Exercise objective:
Beneath this task are records; state how many of their lines hold the word "clubs", and nothing else.

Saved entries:
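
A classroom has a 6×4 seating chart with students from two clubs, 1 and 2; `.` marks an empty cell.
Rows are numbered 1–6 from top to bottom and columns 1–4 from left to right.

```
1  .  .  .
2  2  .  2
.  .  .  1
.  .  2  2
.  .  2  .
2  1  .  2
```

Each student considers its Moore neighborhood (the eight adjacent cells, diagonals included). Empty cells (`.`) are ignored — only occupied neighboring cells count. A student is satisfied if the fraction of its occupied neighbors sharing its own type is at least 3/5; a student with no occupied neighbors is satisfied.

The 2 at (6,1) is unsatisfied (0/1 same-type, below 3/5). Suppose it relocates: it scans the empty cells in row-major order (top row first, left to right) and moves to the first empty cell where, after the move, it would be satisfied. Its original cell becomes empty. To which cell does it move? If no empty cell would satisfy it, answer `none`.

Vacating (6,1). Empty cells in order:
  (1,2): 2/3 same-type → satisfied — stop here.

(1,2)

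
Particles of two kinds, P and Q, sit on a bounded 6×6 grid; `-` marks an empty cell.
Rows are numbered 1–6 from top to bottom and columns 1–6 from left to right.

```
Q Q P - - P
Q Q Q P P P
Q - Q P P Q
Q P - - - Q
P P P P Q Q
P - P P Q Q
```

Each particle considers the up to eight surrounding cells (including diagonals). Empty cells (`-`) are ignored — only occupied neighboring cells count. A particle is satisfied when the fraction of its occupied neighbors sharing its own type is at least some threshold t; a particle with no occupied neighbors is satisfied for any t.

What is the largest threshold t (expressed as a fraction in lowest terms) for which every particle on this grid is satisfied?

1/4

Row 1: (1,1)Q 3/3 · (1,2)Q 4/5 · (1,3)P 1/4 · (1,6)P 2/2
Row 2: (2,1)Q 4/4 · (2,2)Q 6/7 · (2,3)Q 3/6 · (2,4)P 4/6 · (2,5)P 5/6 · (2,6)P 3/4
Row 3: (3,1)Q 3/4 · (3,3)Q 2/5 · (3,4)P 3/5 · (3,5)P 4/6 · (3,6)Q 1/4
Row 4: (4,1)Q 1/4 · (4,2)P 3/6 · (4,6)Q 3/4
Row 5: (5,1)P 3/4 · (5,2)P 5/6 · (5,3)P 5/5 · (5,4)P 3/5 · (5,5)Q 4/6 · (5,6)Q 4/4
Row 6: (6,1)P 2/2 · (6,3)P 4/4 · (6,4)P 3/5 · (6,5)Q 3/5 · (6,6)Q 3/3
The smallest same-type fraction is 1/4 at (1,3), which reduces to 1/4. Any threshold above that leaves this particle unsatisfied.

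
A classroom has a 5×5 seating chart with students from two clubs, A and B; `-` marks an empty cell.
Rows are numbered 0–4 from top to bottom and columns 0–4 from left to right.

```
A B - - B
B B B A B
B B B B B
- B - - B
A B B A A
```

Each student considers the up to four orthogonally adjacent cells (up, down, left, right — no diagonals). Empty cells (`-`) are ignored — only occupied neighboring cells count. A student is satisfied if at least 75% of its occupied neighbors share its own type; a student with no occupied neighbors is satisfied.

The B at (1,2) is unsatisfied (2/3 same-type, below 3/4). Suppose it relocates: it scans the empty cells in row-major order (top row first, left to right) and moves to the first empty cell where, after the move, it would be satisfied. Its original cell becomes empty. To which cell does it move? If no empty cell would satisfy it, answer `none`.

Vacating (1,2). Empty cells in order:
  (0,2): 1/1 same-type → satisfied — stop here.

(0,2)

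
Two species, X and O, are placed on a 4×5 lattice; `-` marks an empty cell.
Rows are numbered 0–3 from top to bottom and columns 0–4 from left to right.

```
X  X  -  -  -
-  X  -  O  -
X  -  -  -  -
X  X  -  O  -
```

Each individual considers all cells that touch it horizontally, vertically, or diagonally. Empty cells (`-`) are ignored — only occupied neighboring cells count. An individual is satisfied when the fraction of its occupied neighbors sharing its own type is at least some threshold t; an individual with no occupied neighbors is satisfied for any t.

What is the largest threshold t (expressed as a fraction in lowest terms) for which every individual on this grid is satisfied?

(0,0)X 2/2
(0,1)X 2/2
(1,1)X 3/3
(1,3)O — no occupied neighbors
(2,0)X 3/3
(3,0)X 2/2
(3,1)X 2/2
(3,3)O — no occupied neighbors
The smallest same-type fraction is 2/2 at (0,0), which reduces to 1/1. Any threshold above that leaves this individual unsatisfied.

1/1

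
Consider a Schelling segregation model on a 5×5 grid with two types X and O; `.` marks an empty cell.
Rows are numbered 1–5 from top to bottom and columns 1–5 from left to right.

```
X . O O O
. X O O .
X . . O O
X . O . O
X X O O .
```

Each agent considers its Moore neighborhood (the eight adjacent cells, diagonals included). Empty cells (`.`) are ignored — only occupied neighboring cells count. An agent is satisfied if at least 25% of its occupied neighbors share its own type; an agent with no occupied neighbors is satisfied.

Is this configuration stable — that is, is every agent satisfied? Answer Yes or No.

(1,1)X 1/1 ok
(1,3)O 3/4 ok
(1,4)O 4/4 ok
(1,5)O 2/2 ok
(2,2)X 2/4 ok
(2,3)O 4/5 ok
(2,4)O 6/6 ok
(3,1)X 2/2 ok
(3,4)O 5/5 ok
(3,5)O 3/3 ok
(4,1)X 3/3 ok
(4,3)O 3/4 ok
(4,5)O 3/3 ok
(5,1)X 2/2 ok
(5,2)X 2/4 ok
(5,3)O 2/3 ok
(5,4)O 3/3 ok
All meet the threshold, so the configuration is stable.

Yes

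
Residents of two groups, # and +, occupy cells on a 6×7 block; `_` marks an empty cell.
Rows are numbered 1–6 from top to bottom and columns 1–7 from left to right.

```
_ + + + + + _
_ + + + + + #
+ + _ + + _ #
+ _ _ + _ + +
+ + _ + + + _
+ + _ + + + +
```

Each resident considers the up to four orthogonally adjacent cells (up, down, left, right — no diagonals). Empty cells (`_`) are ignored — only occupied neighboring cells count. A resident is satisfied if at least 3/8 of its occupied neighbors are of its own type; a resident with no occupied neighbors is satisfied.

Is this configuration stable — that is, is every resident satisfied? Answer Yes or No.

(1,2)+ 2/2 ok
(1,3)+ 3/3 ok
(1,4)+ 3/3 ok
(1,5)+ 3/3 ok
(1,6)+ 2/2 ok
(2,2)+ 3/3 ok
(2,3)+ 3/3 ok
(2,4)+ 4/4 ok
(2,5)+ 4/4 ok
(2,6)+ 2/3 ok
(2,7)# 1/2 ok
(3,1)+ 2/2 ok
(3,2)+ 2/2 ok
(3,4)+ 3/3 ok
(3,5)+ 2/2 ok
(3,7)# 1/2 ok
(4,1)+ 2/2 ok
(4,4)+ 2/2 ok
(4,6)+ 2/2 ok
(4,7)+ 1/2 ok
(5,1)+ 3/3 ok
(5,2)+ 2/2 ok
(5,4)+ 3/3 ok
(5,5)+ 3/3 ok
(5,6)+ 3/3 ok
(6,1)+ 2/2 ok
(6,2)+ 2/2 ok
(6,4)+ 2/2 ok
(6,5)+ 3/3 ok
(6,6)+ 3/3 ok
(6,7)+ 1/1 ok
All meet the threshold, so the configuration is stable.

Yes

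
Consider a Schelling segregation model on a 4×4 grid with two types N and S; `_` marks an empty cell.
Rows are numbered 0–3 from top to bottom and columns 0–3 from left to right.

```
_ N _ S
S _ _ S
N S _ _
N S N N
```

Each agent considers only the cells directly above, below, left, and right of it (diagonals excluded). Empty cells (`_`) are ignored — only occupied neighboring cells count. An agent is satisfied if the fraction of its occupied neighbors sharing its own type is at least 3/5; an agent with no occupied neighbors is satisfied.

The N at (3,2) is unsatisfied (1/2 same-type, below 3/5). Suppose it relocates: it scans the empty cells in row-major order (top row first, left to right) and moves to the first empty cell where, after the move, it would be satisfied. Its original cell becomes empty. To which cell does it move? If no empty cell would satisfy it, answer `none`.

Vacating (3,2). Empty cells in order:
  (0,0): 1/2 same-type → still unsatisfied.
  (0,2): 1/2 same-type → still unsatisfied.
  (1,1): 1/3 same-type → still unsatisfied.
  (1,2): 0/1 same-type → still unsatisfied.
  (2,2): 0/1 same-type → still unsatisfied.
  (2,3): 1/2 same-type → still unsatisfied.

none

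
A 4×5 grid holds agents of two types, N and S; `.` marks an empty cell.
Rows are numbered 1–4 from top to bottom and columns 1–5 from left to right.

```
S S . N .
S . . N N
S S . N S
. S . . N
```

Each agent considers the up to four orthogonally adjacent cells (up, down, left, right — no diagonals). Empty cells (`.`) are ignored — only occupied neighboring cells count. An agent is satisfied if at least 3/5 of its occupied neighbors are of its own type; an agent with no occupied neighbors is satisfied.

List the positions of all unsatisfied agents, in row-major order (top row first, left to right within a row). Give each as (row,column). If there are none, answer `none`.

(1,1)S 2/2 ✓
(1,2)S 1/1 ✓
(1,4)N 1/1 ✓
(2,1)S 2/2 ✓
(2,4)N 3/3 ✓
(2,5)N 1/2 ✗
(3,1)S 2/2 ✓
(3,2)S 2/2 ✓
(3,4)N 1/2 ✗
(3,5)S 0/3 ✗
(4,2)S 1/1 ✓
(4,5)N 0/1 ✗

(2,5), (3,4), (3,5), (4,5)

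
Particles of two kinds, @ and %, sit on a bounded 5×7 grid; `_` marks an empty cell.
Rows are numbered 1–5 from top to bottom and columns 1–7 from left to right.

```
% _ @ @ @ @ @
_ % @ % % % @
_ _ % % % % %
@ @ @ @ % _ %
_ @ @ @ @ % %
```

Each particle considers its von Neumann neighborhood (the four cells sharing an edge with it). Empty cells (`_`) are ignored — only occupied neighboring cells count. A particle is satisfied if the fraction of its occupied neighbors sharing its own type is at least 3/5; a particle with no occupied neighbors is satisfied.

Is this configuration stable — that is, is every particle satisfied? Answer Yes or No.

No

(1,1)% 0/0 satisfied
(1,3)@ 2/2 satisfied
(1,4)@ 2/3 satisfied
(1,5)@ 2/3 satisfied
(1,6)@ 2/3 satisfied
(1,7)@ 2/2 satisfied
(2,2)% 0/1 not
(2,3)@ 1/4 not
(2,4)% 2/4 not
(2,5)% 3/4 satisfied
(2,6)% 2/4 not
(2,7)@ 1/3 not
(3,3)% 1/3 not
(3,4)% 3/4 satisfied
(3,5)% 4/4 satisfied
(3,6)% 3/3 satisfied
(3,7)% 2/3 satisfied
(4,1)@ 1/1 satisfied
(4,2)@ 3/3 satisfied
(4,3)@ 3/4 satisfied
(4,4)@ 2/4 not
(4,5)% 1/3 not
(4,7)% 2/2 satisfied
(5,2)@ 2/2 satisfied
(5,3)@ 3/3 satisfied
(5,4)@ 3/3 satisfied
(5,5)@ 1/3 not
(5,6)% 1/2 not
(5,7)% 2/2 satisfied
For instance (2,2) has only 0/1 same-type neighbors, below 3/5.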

Answer to this problem:
2